ASSIGNMENT: From the entries below, please output exactly the lines starting at the one containing "p(-0.71) = -14.67" and ending at the one containing "(t^2 + t)/(t^2 - 5*t/2 - 7/2) = 2*t/(2*t - 7)", both included.

(Stored data entries)
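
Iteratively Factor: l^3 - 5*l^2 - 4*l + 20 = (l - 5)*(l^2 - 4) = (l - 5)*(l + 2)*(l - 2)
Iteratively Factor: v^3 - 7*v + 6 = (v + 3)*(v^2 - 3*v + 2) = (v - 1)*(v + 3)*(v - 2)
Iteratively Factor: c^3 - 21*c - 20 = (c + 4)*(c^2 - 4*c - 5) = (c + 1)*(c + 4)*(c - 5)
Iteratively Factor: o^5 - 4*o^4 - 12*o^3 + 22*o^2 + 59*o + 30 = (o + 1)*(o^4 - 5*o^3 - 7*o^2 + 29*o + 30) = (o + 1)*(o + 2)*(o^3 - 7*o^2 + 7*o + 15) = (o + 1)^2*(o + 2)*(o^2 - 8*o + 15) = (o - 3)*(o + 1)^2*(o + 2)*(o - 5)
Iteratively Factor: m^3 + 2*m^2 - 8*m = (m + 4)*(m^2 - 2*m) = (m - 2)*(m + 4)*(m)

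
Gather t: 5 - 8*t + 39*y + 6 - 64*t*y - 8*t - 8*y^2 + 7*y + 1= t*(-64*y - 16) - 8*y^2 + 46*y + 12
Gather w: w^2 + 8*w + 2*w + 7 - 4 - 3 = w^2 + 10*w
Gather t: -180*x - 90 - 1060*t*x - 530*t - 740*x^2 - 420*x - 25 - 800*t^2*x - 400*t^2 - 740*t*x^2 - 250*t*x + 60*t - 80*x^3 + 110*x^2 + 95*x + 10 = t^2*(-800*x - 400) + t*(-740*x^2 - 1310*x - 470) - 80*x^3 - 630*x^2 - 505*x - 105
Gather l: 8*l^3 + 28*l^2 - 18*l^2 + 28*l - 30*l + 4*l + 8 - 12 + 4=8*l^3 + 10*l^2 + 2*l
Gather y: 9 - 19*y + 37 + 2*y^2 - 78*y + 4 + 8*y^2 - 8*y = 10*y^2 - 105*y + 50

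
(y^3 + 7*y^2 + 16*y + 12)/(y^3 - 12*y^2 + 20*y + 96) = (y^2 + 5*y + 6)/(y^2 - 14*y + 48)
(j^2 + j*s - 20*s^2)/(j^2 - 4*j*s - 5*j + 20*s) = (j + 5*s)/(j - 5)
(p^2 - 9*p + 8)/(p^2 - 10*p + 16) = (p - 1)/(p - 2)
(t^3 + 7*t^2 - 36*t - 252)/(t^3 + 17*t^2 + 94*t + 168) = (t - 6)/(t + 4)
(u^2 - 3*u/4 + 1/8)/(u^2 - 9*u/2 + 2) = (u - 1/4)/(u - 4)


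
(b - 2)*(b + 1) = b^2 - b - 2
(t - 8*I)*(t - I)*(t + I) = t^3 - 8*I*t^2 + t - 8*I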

...

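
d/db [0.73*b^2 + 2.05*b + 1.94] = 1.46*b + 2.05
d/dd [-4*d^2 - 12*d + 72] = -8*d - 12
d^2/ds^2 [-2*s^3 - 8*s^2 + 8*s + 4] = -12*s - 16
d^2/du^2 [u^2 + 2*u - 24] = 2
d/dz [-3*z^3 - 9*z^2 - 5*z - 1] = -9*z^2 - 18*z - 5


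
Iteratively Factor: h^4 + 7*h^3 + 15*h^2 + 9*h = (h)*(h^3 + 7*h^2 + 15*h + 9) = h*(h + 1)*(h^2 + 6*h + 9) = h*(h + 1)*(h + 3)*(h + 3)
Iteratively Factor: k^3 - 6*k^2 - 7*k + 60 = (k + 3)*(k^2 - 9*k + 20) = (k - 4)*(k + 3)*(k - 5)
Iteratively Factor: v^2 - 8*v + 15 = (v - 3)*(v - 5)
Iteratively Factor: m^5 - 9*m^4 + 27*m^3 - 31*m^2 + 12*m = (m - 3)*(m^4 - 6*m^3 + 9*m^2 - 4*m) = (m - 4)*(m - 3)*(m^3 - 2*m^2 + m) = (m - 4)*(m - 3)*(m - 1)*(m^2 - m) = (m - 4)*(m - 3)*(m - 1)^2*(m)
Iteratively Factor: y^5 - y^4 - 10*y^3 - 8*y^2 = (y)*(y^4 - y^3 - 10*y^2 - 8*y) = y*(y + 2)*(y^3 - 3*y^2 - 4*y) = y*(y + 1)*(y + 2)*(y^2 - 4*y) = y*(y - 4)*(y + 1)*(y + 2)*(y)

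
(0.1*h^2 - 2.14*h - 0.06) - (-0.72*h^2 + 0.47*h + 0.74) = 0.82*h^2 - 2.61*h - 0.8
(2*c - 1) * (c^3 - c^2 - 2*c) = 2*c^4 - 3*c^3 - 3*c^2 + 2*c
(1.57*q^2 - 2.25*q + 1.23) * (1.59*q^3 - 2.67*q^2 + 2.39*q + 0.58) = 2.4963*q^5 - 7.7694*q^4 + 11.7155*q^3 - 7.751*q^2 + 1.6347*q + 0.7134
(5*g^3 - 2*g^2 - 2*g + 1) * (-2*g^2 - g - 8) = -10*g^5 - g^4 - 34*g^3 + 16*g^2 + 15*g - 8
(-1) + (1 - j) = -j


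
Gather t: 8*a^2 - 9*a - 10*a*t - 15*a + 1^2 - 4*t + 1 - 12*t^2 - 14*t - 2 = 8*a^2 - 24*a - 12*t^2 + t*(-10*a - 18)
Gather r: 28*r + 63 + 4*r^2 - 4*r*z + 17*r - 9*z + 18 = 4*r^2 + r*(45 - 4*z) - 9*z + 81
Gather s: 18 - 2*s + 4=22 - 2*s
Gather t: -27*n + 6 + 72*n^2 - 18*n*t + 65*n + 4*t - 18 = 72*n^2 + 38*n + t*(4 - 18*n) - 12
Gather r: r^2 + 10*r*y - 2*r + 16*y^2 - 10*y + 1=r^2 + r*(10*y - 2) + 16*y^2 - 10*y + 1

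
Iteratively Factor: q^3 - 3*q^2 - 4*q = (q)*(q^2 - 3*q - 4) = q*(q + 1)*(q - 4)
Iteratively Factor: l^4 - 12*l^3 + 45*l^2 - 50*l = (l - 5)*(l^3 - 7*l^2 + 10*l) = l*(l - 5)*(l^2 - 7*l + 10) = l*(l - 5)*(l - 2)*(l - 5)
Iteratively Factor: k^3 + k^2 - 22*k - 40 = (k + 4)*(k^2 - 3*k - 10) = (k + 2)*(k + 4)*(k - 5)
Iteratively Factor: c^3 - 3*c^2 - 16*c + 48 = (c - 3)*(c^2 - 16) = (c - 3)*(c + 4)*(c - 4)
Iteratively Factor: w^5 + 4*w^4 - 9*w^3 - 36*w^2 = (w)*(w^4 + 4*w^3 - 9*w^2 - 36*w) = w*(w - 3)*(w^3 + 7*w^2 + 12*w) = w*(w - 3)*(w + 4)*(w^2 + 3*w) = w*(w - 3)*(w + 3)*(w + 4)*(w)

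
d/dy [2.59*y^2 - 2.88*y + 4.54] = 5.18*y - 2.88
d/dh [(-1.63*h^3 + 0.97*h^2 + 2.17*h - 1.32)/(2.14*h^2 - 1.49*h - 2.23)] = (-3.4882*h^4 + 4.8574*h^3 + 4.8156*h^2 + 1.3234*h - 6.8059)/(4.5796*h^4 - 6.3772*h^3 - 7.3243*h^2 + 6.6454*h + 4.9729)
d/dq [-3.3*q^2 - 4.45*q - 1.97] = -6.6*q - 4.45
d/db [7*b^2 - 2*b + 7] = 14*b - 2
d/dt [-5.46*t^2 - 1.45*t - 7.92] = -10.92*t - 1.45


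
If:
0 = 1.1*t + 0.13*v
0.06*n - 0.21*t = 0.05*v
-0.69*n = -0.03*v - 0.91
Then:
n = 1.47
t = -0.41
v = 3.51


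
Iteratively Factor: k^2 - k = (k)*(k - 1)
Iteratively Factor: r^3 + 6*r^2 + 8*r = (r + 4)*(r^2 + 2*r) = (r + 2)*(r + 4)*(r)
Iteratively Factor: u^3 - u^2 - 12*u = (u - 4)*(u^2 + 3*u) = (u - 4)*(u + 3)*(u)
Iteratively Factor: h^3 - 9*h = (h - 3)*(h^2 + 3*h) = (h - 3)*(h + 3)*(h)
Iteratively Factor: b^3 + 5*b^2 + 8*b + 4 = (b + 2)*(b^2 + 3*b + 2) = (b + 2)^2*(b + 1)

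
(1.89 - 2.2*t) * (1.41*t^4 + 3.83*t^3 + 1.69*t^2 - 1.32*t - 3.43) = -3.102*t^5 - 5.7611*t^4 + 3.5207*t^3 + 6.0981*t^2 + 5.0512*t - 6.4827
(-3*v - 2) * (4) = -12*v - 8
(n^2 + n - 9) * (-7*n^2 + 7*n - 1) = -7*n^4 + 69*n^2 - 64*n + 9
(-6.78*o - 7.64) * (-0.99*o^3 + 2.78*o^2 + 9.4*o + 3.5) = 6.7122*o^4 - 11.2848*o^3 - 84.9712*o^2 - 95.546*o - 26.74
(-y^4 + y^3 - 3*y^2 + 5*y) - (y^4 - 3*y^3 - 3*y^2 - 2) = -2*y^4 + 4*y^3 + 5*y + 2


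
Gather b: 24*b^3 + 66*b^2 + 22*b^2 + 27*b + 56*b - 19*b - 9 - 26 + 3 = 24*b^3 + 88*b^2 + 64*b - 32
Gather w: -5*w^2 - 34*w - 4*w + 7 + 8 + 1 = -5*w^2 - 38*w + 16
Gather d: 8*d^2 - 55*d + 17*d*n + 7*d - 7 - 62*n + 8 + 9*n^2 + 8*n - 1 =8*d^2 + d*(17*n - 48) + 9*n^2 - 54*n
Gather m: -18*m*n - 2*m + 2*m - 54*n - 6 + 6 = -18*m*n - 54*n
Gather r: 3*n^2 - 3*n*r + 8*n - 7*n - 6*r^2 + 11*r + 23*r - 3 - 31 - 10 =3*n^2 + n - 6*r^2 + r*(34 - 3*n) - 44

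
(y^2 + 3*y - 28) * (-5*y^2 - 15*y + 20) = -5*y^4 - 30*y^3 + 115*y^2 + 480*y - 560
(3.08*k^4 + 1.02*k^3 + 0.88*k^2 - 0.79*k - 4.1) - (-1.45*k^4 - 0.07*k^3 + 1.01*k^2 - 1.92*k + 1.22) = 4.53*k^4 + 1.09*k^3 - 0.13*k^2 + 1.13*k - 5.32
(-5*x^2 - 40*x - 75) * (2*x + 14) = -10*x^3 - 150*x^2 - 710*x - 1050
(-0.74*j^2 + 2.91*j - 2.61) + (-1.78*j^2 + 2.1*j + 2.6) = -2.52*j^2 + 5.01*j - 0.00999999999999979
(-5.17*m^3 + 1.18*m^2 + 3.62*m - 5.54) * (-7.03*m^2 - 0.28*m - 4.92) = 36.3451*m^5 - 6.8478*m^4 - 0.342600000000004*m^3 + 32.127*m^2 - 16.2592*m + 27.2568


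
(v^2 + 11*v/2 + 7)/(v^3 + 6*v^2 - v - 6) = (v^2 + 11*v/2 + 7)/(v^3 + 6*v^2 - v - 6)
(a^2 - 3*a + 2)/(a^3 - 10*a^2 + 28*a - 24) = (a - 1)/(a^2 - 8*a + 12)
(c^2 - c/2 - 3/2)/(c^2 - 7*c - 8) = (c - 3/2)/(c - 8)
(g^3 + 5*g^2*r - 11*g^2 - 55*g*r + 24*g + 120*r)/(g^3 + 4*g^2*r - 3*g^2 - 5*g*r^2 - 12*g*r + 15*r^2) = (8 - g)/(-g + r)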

...

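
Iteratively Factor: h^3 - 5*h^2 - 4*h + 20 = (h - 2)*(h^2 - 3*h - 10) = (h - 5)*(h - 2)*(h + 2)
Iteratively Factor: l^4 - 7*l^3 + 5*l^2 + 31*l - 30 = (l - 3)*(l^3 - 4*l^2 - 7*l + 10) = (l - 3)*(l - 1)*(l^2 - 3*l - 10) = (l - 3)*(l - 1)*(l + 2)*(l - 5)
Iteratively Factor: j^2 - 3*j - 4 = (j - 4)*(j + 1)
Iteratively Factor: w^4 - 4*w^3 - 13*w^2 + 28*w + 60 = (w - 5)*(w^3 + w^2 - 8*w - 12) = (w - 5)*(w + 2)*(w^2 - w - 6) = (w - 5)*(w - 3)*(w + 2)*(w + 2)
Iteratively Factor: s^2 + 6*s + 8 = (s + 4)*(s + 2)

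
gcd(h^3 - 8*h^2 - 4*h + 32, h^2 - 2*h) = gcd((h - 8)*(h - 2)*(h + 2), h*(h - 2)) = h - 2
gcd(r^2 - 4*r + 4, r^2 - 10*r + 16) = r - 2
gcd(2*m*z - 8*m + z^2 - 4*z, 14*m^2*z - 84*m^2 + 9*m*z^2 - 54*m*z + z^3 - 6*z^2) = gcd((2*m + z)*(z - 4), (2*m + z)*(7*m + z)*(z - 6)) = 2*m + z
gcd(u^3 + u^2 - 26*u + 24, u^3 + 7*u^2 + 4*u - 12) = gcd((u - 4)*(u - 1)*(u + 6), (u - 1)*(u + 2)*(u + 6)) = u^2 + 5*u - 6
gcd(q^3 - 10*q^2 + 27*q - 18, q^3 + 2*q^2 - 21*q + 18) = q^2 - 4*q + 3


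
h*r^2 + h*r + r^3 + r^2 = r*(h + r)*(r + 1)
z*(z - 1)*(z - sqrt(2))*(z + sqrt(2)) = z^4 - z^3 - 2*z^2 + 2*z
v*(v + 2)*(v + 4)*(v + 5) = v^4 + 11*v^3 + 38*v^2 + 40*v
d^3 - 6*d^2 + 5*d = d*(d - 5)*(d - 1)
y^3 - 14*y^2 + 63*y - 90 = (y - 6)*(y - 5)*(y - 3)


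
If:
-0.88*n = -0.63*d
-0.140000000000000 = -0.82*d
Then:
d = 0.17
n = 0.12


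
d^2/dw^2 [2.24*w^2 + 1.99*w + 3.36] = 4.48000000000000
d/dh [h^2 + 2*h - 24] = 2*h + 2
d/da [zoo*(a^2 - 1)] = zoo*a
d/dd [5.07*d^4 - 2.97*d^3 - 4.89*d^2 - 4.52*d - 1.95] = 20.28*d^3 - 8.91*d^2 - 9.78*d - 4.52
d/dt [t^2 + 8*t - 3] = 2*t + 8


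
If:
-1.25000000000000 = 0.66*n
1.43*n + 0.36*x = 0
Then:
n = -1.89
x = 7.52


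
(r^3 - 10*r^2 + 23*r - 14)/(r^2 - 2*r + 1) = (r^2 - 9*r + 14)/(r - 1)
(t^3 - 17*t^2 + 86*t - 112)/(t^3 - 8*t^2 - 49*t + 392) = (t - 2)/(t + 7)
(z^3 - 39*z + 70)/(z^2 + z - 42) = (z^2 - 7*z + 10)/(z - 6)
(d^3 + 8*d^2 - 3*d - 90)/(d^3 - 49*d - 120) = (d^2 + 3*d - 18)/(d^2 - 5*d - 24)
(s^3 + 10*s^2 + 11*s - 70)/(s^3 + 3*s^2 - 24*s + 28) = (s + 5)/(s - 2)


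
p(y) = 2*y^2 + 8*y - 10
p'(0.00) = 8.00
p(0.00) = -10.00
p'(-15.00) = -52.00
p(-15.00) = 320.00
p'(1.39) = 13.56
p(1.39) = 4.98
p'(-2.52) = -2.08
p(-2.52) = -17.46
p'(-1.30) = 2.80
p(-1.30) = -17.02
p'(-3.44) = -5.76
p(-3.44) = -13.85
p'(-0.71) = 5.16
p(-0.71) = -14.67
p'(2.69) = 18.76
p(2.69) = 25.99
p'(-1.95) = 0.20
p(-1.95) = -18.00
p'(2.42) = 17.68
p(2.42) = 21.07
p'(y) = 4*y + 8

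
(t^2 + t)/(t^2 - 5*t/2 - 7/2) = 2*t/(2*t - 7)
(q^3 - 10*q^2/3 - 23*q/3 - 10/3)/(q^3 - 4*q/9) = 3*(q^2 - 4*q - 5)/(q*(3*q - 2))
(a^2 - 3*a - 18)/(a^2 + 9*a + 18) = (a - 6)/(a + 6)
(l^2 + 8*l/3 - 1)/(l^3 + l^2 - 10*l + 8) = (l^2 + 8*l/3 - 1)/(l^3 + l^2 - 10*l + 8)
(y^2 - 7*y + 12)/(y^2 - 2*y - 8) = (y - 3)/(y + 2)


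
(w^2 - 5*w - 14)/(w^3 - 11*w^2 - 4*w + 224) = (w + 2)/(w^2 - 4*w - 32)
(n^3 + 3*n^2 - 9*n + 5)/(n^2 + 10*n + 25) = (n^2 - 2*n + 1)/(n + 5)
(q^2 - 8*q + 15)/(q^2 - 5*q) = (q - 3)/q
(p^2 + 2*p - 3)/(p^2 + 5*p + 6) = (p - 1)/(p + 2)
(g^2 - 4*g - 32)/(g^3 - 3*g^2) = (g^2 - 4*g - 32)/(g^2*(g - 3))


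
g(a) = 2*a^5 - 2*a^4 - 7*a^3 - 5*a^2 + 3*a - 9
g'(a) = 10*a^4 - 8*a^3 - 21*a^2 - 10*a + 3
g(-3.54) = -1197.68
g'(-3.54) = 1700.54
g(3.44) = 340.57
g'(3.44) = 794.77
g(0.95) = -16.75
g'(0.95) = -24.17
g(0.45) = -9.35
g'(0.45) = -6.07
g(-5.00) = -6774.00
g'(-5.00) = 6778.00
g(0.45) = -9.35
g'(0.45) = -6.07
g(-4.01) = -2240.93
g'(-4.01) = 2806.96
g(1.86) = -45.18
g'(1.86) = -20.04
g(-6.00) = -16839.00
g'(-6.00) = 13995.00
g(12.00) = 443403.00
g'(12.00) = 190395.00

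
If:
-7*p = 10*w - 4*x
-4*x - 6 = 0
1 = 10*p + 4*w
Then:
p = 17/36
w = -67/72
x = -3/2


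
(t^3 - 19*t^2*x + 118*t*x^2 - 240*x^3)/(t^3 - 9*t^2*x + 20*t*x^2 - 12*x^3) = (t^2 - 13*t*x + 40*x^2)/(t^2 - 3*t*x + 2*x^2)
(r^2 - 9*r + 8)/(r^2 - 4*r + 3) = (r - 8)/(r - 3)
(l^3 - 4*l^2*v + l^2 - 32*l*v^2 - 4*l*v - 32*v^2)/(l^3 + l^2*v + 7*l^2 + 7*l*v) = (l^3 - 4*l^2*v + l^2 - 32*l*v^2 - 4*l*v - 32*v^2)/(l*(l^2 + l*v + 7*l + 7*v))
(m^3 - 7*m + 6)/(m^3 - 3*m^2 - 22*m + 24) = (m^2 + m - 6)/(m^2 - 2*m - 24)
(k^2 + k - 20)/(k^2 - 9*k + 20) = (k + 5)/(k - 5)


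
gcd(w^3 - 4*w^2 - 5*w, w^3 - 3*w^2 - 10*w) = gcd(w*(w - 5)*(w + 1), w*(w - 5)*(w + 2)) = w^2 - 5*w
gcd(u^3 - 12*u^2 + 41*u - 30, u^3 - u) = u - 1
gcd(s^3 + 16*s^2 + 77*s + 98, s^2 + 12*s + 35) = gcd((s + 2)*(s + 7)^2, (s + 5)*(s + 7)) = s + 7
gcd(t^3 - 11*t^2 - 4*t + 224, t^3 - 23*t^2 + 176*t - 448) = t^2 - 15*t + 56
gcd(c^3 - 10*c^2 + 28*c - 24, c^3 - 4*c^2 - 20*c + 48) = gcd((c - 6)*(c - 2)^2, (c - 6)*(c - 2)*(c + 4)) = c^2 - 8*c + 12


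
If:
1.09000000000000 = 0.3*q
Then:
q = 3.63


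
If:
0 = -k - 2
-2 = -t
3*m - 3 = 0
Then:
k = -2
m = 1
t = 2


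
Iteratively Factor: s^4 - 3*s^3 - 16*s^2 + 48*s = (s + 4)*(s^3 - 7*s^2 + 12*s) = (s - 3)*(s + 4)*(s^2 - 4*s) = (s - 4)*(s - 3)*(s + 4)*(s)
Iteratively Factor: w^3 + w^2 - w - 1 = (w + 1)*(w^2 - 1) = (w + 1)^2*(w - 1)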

OUTPUT BELOW:
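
p(-0.71) = -14.67
p'(2.69) = 18.76
p(2.69) = 25.99
p'(-1.95) = 0.20
p(-1.95) = -18.00
p'(2.42) = 17.68
p(2.42) = 21.07
p'(y) = 4*y + 8

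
(t^2 + t)/(t^2 - 5*t/2 - 7/2) = 2*t/(2*t - 7)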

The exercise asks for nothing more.